__Stored data entries__:

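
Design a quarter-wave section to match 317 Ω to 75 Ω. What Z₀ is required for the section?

Z_qwt ≈ 154 Ω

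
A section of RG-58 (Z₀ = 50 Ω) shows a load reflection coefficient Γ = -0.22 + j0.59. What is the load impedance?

Z_L ≈ 16.4 + j32.1 Ω

Z_L = Z_0·(1 + Γ)/(1 − Γ) = 50·(0.78 + j0.59)/(1.22 − j0.59)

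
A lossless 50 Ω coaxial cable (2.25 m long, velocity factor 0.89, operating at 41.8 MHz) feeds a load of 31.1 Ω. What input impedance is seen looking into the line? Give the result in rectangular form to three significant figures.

Z_in ≈ 51.2 − j24.2 Ω

λ = v/f = 0.89·c / 41.8 MHz = 6.39 m
βl = 2π·l/λ = 2π × 0.352 = 127°
tan(βl) = tan(127°) = -1.34
Z_in = Z_0·(Z_L + jZ_0·tanβl)/(Z_0 + jZ_L·tanβl)
     = 50·(31.1 − j66.8)/(50 − j41.6)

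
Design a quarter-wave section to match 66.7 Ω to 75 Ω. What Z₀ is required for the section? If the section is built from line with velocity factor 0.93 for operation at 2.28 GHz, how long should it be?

Z_qwt = √(Z_0·R_L) = √(75 × 66.7) = √5002
λ = 0.93·c/f = 0.122 m, so l = λ/4 = 0.0306 m

Z_qwt ≈ 70.7 Ω; length ≈ 3.06 cm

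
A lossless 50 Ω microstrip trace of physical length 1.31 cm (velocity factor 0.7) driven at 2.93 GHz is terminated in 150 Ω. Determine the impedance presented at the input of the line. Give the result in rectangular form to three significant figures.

λ = v/f = 0.7·c / 2.93 GHz = 0.0717 m
βl = 2π·l/λ = 2π × 0.183 = 65.8°
tan(βl) = tan(65.8°) = 2.23
Z_in = Z_0·(Z_L + jZ_0·tanβl)/(Z_0 + jZ_L·tanβl)
     = 50·(150 + j111)/(50 + j334)

Z_in ≈ 19.6 − j19.5 Ω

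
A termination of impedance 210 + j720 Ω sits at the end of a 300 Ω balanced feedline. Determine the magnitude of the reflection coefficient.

Γ = (Z_L − Z_0)/(Z_L + Z_0) = (-90 + j720)/(510 + j720)
|Γ| = 726/882

|Γ| ≈ 0.822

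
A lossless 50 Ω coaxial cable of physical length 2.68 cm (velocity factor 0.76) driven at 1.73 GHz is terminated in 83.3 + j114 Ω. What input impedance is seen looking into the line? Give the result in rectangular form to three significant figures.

λ = v/f = 0.76·c / 1.73 GHz = 0.132 m
βl = 2π·l/λ = 2π × 0.203 = 73.2°
tan(βl) = tan(73.2°) = 3.31
Z_in = Z_0·(Z_L + jZ_0·tanβl)/(Z_0 + jZ_L·tanβl)
     = 50·(83.3 + j280)/(-328 + j276)

Z_in ≈ 13.6 − j31.2 Ω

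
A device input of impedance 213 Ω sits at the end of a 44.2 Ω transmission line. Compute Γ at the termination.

Γ = (Z_L − Z_0)/(Z_L + Z_0) = (213 − 44.2)/(213 + 44.2) = 168.8/257.2

Γ = 0.656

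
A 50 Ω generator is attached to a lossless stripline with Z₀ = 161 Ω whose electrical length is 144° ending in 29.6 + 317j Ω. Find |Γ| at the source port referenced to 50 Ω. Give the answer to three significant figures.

tan(βl) = -0.727
Z_in = Z_0·(Z_L + jZ_0·tanβl)/(Z_0 + jZ_L·tanβl) = 7.63 + j82.7 Ω
Γ_s = (Z_in − Z_s)/(Z_in + Z_s) = (-42.4 + j82.7)/(57.6 + j82.7), |Γ_s| = 0.922

|Γ| ≈ 0.922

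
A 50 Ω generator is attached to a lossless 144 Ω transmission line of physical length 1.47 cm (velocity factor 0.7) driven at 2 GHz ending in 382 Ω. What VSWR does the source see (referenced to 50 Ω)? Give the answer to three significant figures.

λ = v/f = 0.7·c / 2 GHz = 0.105 m
βl = 2π·l/λ = 2π × 0.14 = 50.4°
tan(βl) = 1.21
Z_in = Z_0·(Z_L + jZ_0·tanβl)/(Z_0 + jZ_L·tanβl) = 83.3 − j93.1 Ω
Γ_s = (Z_in − Z_s)/(Z_in + Z_s) = (33.3 − j93.1)/(133 − j93.1), |Γ_s| = 0.608
VSWR = (1 + |Γ_s|)/(1 − |Γ_s|)

VSWR ≈ 4.11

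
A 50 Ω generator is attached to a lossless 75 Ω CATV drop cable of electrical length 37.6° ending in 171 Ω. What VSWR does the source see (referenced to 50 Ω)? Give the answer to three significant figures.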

__EXERCISE__: Your response must consist of the entries, reproduced exactly.

__RESULT__:
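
Design a quarter-wave section to match 317 Ω to 75 Ω. What Z₀ is required for the section?

Z_qwt ≈ 154 Ω

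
A section of RG-58 (Z₀ = 50 Ω) shows a load reflection coefficient Γ = -0.22 + j0.59. What is the load impedance?

Z_L ≈ 16.4 + j32.1 Ω

Z_L = Z_0·(1 + Γ)/(1 − Γ) = 50·(0.78 + j0.59)/(1.22 − j0.59)

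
A lossless 50 Ω coaxial cable (2.25 m long, velocity factor 0.89, operating at 41.8 MHz) feeds a load of 31.1 Ω. What input impedance is seen looking into the line? Give the result in rectangular form to three significant figures.

Z_in ≈ 51.2 − j24.2 Ω

λ = v/f = 0.89·c / 41.8 MHz = 6.39 m
βl = 2π·l/λ = 2π × 0.352 = 127°
tan(βl) = tan(127°) = -1.34
Z_in = Z_0·(Z_L + jZ_0·tanβl)/(Z_0 + jZ_L·tanβl)
     = 50·(31.1 − j66.8)/(50 − j41.6)

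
Design a quarter-wave section to match 66.7 Ω to 75 Ω. What Z₀ is required for the section? If the section is built from line with velocity factor 0.93 for operation at 2.28 GHz, how long should it be?

Z_qwt = √(Z_0·R_L) = √(75 × 66.7) = √5002
λ = 0.93·c/f = 0.122 m, so l = λ/4 = 0.0306 m

Z_qwt ≈ 70.7 Ω; length ≈ 3.06 cm

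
A lossless 50 Ω microstrip trace of physical length 1.31 cm (velocity factor 0.7) driven at 2.93 GHz is terminated in 150 Ω. Determine the impedance presented at the input of the line. Give the result in rectangular form to three significant figures.

λ = v/f = 0.7·c / 2.93 GHz = 0.0717 m
βl = 2π·l/λ = 2π × 0.183 = 65.8°
tan(βl) = tan(65.8°) = 2.23
Z_in = Z_0·(Z_L + jZ_0·tanβl)/(Z_0 + jZ_L·tanβl)
     = 50·(150 + j111)/(50 + j334)

Z_in ≈ 19.6 − j19.5 Ω

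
A termination of impedance 210 + j720 Ω sits at the end of a 300 Ω balanced feedline. Determine the magnitude of the reflection coefficient.

Γ = (Z_L − Z_0)/(Z_L + Z_0) = (-90 + j720)/(510 + j720)
|Γ| = 726/882

|Γ| ≈ 0.822

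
A lossless 50 Ω coaxial cable of physical length 2.68 cm (velocity factor 0.76) driven at 1.73 GHz is terminated in 83.3 + j114 Ω. What input impedance is seen looking into the line? Give the result in rectangular form to three significant figures.

λ = v/f = 0.76·c / 1.73 GHz = 0.132 m
βl = 2π·l/λ = 2π × 0.203 = 73.2°
tan(βl) = tan(73.2°) = 3.31
Z_in = Z_0·(Z_L + jZ_0·tanβl)/(Z_0 + jZ_L·tanβl)
     = 50·(83.3 + j280)/(-328 + j276)

Z_in ≈ 13.6 − j31.2 Ω

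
A device input of impedance 213 Ω sits at the end of a 44.2 Ω transmission line. Compute Γ at the termination.

Γ = (Z_L − Z_0)/(Z_L + Z_0) = (213 − 44.2)/(213 + 44.2) = 168.8/257.2

Γ = 0.656

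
A 50 Ω generator is attached to a lossless stripline with Z₀ = 161 Ω whose electrical length is 144° ending in 29.6 + 317j Ω. Find |Γ| at the source port referenced to 50 Ω. Give the answer to three significant figures.

tan(βl) = -0.727
Z_in = Z_0·(Z_L + jZ_0·tanβl)/(Z_0 + jZ_L·tanβl) = 7.63 + j82.7 Ω
Γ_s = (Z_in − Z_s)/(Z_in + Z_s) = (-42.4 + j82.7)/(57.6 + j82.7), |Γ_s| = 0.922

|Γ| ≈ 0.922

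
A 50 Ω generator is attached to a lossless 144 Ω transmission line of physical length 1.47 cm (velocity factor 0.7) driven at 2 GHz ending in 382 Ω. What VSWR does the source see (referenced to 50 Ω)? Give the answer to three significant figures.

λ = v/f = 0.7·c / 2 GHz = 0.105 m
βl = 2π·l/λ = 2π × 0.14 = 50.4°
tan(βl) = 1.21
Z_in = Z_0·(Z_L + jZ_0·tanβl)/(Z_0 + jZ_L·tanβl) = 83.3 − j93.1 Ω
Γ_s = (Z_in − Z_s)/(Z_in + Z_s) = (33.3 − j93.1)/(133 − j93.1), |Γ_s| = 0.608
VSWR = (1 + |Γ_s|)/(1 − |Γ_s|)

VSWR ≈ 4.11

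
A 50 Ω generator is attached to a lossless 75 Ω CATV drop cable of electrical length 37.6° ending in 171 Ω. What VSWR does the source see (referenced to 50 Ω)? Give the answer to three significant figures.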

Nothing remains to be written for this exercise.